EXERCISE DESCRIPTION — Only the lines of the data below from the one with "P0: arrival=0, burst=8" through the one with "Which process is running" are wanted. Repeat them exactly.

[[ PROVIDED MATERIAL open ]]

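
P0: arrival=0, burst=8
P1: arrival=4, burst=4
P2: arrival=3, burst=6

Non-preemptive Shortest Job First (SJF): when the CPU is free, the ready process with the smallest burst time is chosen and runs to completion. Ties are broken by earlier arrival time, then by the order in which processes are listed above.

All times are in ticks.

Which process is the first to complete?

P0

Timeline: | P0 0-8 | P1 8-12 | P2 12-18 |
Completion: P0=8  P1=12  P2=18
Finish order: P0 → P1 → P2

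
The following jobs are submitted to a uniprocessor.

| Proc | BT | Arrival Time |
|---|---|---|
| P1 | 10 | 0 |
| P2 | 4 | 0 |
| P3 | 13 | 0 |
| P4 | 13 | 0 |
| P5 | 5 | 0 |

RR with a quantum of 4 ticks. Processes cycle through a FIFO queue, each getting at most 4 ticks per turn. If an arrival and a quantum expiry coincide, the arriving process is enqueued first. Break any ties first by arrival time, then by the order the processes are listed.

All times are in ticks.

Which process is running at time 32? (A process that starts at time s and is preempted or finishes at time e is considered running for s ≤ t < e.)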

[[ PROVIDED MATERIAL closed ]]
[[ PROVIDED MATERIAL open ]]

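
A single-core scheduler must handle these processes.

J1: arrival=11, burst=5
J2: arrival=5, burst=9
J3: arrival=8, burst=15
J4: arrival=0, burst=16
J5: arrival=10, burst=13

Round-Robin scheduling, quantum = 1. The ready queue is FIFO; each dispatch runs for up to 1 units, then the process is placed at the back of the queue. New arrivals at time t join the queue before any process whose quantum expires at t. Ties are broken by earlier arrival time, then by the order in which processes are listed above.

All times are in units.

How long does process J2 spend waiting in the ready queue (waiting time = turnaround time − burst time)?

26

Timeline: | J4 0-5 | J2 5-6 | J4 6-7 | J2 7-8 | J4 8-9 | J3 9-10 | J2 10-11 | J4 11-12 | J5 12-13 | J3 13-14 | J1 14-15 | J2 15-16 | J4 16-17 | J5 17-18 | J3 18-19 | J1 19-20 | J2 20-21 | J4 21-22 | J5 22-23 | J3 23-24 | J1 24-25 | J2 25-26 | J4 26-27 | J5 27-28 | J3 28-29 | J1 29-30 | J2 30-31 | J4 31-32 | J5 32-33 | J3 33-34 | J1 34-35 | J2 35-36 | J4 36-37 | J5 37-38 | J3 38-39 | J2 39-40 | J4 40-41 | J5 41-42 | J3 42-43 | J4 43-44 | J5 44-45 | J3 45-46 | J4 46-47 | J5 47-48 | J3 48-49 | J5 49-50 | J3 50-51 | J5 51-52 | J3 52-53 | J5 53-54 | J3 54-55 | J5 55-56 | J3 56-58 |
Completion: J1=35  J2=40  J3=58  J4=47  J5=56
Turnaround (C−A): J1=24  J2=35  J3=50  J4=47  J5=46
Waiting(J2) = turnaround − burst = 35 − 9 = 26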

[[ PROVIDED MATERIAL closed ]]

RESPONSE TO THIS EXERCISE —
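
P0: arrival=0, burst=8
P1: arrival=4, burst=4
P2: arrival=3, burst=6

Non-preemptive Shortest Job First (SJF): when the CPU is free, the ready process with the smallest burst time is chosen and runs to completion. Ties are broken by earlier arrival time, then by the order in which processes are listed above.

All times are in ticks.

Which process is the first to complete?

P0

Timeline: | P0 0-8 | P1 8-12 | P2 12-18 |
Completion: P0=8  P1=12  P2=18
Finish order: P0 → P1 → P2

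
The following jobs are submitted to a uniprocessor.

| Proc | BT | Arrival Time |
|---|---|---|
| P1 | 10 | 0 |
| P2 | 4 | 0 |
| P3 | 13 | 0 |
| P4 | 13 | 0 |
| P5 | 5 | 0 |

RR with a quantum of 4 ticks. Processes cycle through a FIFO queue, each getting at most 4 ticks per turn. If an arrival and a quantum expiry coincide, the arriving process is enqueued first. Break any ties first by arrival time, then by the order the processes are listed.

All times are in ticks.

Which process is running at time 32? (A process that starts at time s and is preempted or finishes at time e is considered running for s ≤ t < e.)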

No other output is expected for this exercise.